=== EXERCISE OBJECTIVE ===
Go through the records, and copy each line in which the string "Therefore" is present.

....

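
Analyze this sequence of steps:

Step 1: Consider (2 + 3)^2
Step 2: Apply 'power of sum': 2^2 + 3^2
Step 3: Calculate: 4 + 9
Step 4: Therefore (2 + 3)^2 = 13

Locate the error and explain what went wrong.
Step 2: Apply 'power of sum': 2^2 + 3^2

Step 2 incorrectly applies a non-existent rule '(a+b)^n = a^n + b^n'. This is false in general. The correct expansion uses the binomial theorem. The actual value is (2 + 3)^2 = 5^2 = 25, not 13.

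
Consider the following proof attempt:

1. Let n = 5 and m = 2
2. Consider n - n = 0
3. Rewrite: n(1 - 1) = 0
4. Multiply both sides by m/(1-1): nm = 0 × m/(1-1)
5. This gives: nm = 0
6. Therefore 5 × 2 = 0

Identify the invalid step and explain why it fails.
Step 4: Multiply both sides by m/(1-1): nm = 0 × m/(1-1)

Step 4 multiplies both sides by m/(1-1). However, 1-1 = 0, so this is multiplication by m/0, which is undefined. We cannot multiply by an undefined expression.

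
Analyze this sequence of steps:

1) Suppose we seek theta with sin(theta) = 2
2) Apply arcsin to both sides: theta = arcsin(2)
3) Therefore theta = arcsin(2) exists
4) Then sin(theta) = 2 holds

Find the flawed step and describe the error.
Step 2: Apply arcsin to both sides: theta = arcsin(2)

Step 2 applies arcsin to 2. However, arcsin(x) is only defined for x in [-1, 1] because sin(theta) can only produce values in that range. Since |2| > 1, arcsin(2) is undefined. There is no angle whose sine equals 2.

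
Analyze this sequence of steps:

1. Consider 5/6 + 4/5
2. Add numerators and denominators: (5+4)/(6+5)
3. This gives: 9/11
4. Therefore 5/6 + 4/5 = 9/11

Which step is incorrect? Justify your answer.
Step 2: Add numerators and denominators: (5+4)/(6+5)

Step 2 incorrectly adds fractions by separately adding numerators and denominators. This is wrong. The correct method requires a common denominator: 5/6 + 4/5 = (5×5 + 4×6)/(6×5) = 49/30 = 49/30. The method used gives 9/11, which is different.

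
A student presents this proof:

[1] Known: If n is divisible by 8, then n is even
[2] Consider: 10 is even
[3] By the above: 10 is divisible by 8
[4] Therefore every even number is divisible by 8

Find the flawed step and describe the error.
Step 3: By the above: 10 is divisible by 8

Step 3 commits the fallacy of affirming the consequent. The known fact 'divisible by 8 → even' does NOT imply 'even → divisible by 8'. That would be the converse, which is false. For example, 10 is even but 10 ÷ 8 = 1.25, which is not an integer.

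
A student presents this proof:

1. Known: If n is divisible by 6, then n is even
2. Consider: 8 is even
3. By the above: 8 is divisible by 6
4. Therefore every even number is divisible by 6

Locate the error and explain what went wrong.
Step 3: By the above: 8 is divisible by 6

Step 3 commits the fallacy of affirming the consequent. The known fact 'divisible by 6 → even' does NOT imply 'even → divisible by 6'. That would be the converse, which is false. For example, 8 is even but 8 ÷ 6 = 1.33, which is not an integer.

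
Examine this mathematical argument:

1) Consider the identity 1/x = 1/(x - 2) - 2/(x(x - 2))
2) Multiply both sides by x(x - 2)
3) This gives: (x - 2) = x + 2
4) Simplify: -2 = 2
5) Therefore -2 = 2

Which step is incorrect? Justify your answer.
Step 3: This gives: (x - 2) = x + 2

Step 3 makes a sign error when clearing denominators. Multiplying -2/(x(x - 2)) by x(x - 2) gives -2, not +2. The correct result is (x - 2) = x - 2, which is trivially true, not (x - 2) = x + 2. (Step 1 is a valid identity: 1/(x - 2) - 2/(x(x - 2)) = (x - 2)/(x(x - 2)) = 1/x.)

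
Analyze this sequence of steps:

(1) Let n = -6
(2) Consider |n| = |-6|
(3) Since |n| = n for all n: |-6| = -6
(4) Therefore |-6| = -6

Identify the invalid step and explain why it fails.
Step 3: Since |n| = n for all n: |-6| = -6

Step 3 incorrectly states that |n| = n for all n. The correct definition is |n| = n when n >= 0, and |n| = -n when n < 0. Since -6 < 0, we have |-6| = -(-6) = 6, not -6.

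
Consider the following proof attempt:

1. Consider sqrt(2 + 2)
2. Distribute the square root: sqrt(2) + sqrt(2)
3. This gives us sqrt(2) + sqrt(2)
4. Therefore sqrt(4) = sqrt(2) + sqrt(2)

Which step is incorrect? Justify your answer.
Step 2: Distribute the square root: sqrt(2) + sqrt(2)

Step 2 incorrectly 'distributes' the square root over addition. The square root function does not distribute: sqrt(a + b) ≠ sqrt(a) + sqrt(b). In fact, sqrt(2 + 2) = sqrt(4) ≈ 2.0000, while sqrt(2) + sqrt(2) ≈ 2.8284.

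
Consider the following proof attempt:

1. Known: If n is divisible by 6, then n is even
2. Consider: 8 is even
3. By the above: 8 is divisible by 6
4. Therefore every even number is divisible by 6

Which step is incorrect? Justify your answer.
Step 3: By the above: 8 is divisible by 6

Step 3 commits the fallacy of affirming the consequent. The known fact 'divisible by 6 → even' does NOT imply 'even → divisible by 6'. That would be the converse, which is false. For example, 8 is even but 8 ÷ 6 = 1.33, which is not an integer.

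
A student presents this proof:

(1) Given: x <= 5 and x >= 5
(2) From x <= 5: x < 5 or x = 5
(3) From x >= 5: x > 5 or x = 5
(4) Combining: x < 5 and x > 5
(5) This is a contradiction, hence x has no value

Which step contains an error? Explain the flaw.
Step 4: Combining: x < 5 and x > 5

Step 4 incorrectly combines the conditions. From x <= 5 and x >= 5, the intersection is x = 5. The error treats the 'or' cases as 'and' requirements. The correct conclusion is that x = 5 is the unique solution, not that no solution exists.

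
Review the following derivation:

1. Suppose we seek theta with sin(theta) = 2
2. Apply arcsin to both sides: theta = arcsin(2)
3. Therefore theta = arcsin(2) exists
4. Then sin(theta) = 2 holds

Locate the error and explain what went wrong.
Step 2: Apply arcsin to both sides: theta = arcsin(2)

Step 2 applies arcsin to 2. However, arcsin(x) is only defined for x in [-1, 1] because sin(theta) can only produce values in that range. Since |2| > 1, arcsin(2) is undefined. There is no angle whose sine equals 2.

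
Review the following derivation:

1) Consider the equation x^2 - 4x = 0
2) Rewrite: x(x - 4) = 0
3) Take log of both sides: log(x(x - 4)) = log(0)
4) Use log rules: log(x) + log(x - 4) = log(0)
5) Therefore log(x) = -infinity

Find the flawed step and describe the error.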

....

=== RESULT OF THIS EXERCISE ===
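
Step 4: Therefore (2 + 3)^2 = 13
6. Therefore 5 × 2 = 0
3) Therefore theta = arcsin(2) exists
4. Therefore 5/6 + 4/5 = 9/11
[4] Therefore every even number is divisible by 8
4. Therefore every even number is divisible by 6
5) Therefore -2 = 2
(4) Therefore |-6| = -6
4. Therefore sqrt(4) = sqrt(2) + sqrt(2)
4. Therefore every even number is divisible by 6
3. Therefore theta = arcsin(2) exists
5) Therefore log(x) = -infinity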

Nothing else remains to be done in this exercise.